Scan the entries below, and for each line that includes the word "full", make a copy.

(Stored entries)
----------
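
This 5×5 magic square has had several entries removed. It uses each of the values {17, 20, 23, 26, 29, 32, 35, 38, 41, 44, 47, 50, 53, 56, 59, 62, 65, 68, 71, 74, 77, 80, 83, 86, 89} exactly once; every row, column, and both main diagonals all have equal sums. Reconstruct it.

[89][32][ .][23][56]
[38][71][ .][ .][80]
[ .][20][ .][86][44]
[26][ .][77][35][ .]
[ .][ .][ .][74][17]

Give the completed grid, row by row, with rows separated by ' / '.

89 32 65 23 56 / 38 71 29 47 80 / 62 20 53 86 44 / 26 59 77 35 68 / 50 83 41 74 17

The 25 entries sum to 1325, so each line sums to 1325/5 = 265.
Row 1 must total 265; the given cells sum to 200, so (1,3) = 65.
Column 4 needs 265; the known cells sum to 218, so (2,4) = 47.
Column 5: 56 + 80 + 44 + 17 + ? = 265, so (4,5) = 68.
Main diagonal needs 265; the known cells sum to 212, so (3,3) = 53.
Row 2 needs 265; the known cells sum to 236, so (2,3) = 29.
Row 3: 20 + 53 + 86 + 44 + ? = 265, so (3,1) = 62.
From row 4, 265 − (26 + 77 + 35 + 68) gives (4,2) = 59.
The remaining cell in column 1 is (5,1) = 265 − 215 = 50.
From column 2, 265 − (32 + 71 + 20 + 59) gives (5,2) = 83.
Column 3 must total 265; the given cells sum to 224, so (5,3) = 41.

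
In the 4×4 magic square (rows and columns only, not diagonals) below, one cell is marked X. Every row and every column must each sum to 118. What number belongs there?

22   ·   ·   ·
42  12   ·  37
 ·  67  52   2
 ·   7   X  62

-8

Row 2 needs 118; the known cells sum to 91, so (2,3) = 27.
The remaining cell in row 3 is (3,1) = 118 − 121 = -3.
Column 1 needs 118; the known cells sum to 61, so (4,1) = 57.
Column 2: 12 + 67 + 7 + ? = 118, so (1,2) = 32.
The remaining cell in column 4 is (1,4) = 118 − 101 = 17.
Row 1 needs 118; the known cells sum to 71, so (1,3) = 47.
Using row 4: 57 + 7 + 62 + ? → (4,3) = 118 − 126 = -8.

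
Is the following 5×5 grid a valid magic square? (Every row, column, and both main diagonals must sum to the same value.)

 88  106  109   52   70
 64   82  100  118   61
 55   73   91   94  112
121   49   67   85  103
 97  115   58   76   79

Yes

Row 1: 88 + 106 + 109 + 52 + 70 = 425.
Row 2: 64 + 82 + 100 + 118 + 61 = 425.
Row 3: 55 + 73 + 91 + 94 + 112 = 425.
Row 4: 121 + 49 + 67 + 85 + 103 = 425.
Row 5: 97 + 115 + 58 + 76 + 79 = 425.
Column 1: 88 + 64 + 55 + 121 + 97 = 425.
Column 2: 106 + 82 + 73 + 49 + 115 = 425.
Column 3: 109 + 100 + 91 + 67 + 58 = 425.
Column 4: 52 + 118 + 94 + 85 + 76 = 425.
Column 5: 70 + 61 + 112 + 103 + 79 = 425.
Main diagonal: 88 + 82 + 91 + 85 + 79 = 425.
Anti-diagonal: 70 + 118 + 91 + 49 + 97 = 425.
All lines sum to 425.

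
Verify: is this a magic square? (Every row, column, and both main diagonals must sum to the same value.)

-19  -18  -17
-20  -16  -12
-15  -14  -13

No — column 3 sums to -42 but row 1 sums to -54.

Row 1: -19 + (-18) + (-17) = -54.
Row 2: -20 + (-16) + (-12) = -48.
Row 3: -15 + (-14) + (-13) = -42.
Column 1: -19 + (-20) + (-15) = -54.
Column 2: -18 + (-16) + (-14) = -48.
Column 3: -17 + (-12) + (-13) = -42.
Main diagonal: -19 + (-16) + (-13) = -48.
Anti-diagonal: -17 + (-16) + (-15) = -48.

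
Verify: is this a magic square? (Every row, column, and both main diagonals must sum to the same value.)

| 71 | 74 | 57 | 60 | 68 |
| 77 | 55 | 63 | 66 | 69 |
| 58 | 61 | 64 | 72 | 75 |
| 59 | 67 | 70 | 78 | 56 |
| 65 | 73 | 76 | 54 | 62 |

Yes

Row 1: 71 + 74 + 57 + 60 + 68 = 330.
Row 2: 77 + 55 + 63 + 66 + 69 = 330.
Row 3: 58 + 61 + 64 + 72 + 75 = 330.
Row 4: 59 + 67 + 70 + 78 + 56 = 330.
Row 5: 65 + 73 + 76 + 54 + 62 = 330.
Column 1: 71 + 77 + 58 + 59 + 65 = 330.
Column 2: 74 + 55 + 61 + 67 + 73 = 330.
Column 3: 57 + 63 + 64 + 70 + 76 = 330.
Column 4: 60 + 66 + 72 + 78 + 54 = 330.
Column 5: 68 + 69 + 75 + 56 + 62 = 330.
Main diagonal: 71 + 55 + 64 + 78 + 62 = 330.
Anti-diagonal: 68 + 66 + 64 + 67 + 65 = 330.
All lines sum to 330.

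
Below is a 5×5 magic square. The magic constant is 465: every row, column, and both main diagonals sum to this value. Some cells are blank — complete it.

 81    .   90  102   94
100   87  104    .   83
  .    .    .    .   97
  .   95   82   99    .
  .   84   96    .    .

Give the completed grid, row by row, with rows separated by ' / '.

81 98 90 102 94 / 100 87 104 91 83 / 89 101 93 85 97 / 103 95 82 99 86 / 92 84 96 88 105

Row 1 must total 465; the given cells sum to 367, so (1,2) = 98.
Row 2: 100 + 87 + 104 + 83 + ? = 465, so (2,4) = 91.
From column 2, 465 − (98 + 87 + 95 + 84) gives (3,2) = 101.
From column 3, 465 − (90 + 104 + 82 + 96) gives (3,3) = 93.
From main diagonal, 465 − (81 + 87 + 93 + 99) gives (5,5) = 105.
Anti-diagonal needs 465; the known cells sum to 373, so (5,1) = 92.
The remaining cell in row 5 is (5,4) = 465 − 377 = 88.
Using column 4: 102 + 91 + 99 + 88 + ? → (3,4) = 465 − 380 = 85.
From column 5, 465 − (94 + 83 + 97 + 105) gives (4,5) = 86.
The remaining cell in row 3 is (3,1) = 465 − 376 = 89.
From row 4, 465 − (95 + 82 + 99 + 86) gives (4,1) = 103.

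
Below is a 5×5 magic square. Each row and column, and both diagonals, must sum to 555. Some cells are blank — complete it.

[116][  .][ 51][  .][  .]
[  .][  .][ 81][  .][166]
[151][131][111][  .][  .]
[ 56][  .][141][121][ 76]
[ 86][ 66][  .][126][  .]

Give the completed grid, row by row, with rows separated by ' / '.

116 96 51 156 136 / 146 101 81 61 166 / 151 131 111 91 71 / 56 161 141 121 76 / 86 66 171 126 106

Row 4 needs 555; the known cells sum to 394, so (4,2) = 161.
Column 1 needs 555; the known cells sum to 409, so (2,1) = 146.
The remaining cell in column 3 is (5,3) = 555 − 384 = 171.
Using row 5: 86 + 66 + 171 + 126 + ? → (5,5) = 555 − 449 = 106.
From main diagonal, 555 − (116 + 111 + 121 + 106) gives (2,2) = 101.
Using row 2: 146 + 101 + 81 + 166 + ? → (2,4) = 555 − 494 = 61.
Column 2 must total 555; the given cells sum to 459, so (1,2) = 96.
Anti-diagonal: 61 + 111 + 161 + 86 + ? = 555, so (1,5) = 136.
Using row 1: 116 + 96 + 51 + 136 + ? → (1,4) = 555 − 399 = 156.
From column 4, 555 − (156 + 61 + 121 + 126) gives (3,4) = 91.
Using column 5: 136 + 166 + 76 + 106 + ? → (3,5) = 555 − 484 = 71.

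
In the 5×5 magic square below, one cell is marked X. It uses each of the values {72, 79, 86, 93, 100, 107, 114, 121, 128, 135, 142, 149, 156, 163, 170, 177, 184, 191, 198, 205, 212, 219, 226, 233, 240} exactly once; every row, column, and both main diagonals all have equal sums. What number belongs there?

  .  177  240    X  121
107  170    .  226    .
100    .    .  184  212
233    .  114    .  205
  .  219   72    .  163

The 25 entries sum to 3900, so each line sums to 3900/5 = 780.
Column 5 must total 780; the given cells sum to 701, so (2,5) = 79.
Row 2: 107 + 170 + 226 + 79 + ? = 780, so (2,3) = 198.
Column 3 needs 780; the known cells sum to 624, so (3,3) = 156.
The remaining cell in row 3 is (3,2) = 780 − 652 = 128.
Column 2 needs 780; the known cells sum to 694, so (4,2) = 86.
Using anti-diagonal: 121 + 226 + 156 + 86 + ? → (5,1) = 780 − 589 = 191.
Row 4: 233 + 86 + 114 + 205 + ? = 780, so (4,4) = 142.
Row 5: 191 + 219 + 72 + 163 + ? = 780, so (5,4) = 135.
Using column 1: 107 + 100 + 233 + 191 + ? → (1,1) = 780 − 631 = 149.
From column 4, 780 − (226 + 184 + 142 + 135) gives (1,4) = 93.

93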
----------
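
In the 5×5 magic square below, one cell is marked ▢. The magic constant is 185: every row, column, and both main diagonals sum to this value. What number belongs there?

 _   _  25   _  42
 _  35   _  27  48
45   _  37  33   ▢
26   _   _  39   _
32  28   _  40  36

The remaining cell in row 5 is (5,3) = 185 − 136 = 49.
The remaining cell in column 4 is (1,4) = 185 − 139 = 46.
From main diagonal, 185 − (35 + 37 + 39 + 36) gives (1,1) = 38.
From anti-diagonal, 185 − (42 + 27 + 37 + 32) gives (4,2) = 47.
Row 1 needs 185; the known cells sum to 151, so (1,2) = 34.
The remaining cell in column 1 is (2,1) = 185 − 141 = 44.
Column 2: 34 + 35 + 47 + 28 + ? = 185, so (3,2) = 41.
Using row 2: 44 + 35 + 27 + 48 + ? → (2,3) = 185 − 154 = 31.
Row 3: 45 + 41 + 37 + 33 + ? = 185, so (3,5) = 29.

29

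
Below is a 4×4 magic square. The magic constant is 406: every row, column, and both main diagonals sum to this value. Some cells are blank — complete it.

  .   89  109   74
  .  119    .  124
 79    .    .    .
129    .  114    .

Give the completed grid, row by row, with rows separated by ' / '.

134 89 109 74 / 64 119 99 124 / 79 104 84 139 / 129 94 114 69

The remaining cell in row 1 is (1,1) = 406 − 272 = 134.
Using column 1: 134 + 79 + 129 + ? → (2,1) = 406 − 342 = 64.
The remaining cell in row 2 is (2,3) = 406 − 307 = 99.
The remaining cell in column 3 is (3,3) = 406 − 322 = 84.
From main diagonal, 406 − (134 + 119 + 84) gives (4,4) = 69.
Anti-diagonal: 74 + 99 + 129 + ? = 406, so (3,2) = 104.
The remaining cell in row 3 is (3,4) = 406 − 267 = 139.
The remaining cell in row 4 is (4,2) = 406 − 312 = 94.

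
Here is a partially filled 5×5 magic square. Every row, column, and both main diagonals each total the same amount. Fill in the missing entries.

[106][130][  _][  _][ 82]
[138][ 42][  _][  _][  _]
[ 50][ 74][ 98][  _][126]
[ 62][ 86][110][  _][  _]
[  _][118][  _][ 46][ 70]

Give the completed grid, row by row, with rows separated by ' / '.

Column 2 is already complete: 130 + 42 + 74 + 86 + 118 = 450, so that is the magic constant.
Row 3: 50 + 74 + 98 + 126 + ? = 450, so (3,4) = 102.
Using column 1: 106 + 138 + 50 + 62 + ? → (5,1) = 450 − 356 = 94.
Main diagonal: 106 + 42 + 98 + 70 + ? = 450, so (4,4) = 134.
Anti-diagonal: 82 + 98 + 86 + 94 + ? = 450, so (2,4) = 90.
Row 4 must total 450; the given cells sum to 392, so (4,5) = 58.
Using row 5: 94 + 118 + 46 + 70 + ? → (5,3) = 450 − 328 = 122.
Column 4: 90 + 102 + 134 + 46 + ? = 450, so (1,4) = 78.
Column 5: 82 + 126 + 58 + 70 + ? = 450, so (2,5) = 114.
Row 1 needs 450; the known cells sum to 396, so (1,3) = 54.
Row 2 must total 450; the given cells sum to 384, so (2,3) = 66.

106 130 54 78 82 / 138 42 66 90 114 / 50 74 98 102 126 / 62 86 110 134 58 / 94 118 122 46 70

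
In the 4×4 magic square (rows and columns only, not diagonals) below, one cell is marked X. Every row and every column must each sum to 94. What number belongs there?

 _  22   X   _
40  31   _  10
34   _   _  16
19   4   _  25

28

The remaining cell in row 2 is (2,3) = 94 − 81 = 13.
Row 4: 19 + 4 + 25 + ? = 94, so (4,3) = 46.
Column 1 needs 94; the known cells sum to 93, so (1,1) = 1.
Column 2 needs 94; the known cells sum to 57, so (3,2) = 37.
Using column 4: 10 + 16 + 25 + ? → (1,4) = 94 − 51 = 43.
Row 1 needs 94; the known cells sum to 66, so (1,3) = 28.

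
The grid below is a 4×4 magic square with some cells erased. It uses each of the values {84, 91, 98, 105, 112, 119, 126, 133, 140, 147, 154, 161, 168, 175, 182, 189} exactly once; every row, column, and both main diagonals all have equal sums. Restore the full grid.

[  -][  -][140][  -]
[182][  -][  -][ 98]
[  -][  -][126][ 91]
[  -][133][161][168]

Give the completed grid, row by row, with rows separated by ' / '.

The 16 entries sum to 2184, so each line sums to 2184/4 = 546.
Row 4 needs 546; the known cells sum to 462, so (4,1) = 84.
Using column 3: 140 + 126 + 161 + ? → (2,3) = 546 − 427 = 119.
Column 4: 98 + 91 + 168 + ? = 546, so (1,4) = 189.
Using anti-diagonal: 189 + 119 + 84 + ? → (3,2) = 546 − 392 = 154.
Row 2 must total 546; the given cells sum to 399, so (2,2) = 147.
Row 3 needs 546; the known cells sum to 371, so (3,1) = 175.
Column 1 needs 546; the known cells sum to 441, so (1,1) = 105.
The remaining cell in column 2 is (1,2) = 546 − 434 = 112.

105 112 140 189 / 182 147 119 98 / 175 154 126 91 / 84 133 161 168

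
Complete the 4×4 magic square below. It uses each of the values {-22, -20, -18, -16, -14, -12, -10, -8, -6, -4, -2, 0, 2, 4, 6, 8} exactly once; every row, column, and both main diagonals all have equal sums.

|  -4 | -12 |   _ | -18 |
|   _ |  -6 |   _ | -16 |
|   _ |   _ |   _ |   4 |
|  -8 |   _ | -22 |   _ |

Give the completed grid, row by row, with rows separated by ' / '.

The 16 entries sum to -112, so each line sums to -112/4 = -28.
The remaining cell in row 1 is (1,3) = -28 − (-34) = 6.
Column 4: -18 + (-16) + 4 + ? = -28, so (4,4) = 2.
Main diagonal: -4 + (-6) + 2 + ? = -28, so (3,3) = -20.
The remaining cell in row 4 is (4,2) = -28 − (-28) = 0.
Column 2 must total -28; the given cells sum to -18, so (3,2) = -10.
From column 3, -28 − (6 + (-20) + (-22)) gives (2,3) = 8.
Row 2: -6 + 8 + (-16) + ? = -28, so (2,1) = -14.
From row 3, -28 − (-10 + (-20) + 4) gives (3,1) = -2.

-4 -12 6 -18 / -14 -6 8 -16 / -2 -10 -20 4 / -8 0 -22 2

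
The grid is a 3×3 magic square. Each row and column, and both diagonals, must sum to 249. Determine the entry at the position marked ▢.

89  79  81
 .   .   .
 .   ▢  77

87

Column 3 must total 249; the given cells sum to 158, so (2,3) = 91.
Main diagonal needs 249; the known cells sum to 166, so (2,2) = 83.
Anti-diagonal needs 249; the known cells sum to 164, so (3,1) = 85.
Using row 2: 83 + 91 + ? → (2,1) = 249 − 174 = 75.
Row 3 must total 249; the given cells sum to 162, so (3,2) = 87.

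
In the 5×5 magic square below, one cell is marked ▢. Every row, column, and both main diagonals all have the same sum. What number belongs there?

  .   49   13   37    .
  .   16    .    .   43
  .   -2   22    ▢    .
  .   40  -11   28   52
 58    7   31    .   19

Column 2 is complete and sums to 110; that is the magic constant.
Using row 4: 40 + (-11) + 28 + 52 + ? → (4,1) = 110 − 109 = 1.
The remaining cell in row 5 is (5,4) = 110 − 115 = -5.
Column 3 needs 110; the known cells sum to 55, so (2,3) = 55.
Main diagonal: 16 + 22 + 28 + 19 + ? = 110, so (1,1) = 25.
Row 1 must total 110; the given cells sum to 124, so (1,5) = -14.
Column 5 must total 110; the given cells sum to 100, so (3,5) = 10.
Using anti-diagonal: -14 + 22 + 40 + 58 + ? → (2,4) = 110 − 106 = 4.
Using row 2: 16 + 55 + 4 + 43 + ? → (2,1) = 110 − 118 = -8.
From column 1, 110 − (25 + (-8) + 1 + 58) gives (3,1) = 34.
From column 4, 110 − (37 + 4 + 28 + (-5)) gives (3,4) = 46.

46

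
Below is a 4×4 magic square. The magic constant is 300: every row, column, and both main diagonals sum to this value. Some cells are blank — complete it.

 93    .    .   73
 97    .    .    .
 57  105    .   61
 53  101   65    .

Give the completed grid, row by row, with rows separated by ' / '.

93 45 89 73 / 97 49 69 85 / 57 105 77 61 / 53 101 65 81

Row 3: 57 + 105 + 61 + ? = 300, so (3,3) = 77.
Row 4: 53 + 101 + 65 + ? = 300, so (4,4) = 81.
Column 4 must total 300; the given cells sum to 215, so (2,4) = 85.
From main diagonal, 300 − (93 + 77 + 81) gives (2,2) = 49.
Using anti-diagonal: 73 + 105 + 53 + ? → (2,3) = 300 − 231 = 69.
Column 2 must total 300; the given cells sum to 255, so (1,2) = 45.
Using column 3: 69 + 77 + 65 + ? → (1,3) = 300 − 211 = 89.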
----------
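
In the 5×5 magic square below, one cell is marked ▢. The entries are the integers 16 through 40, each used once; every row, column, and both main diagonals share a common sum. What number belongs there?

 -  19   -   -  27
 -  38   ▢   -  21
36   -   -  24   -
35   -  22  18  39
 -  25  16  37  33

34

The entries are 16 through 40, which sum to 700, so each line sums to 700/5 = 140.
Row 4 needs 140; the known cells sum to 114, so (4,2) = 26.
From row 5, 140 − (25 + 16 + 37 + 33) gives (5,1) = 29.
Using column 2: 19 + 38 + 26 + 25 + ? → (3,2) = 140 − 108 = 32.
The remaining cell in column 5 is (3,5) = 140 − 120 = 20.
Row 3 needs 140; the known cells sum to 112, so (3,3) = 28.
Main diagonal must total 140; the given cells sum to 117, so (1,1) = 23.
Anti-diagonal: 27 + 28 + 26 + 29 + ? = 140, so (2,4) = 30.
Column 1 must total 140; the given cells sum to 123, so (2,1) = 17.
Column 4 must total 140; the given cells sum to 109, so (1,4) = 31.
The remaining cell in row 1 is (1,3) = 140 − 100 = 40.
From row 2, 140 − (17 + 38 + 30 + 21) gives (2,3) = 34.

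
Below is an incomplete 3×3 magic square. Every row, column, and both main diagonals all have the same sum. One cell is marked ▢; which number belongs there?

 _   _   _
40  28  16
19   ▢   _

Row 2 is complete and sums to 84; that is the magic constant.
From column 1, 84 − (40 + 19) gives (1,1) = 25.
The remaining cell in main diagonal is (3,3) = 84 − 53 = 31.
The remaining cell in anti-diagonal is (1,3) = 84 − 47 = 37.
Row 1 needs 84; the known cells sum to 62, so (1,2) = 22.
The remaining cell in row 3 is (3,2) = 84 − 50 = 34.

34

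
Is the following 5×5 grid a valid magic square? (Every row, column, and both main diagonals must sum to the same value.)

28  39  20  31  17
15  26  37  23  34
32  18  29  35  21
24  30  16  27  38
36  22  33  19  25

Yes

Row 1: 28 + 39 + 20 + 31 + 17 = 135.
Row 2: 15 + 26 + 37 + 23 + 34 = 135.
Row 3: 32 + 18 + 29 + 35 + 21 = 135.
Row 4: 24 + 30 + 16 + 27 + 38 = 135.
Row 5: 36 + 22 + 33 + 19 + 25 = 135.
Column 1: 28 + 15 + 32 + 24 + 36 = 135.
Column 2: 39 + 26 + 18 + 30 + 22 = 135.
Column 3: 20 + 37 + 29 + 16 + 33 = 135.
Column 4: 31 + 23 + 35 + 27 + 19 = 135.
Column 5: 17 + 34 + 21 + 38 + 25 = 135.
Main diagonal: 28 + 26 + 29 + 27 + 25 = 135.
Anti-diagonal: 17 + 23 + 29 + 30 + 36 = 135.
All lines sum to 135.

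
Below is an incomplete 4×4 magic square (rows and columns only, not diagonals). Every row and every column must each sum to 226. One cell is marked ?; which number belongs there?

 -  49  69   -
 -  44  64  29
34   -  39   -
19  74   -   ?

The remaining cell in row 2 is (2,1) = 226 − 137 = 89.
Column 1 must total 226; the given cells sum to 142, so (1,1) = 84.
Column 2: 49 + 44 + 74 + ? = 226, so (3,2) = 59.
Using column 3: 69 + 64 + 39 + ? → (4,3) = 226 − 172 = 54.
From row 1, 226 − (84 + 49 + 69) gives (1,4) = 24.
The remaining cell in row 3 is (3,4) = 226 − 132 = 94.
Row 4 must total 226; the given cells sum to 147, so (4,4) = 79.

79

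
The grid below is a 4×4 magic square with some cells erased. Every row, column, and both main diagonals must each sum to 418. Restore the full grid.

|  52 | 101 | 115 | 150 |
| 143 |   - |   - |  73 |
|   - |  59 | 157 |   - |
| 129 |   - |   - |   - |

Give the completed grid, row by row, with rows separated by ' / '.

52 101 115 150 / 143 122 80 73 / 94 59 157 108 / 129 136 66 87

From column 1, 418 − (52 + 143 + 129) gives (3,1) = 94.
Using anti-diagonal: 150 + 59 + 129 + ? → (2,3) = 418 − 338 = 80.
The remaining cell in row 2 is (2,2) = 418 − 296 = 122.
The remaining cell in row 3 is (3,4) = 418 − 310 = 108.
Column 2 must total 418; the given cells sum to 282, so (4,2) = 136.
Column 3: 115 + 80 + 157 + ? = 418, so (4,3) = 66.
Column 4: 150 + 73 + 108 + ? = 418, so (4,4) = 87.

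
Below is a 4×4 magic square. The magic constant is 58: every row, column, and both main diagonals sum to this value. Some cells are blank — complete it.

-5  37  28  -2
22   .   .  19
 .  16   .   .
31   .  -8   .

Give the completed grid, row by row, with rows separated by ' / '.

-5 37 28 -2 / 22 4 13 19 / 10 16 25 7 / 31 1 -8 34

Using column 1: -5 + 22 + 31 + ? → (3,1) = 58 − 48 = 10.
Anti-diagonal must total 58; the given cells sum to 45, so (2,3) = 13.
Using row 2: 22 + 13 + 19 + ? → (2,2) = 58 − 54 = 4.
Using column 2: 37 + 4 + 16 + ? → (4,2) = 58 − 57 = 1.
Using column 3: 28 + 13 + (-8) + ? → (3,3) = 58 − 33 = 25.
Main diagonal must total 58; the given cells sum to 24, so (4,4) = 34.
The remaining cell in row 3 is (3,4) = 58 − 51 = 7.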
----------
-- EXERCISE RESPONSE --
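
The grid below is a 4×4 magic square with some cells erased. It uses each of the values {84, 91, 98, 105, 112, 119, 126, 133, 140, 147, 154, 161, 168, 175, 182, 189} exactly once; every row, column, and both main diagonals all have equal sums. Restore the full grid.
The grid below is a 4×4 magic square with some cells erased. Every row, column, and both main diagonals must each sum to 418. Restore the full grid.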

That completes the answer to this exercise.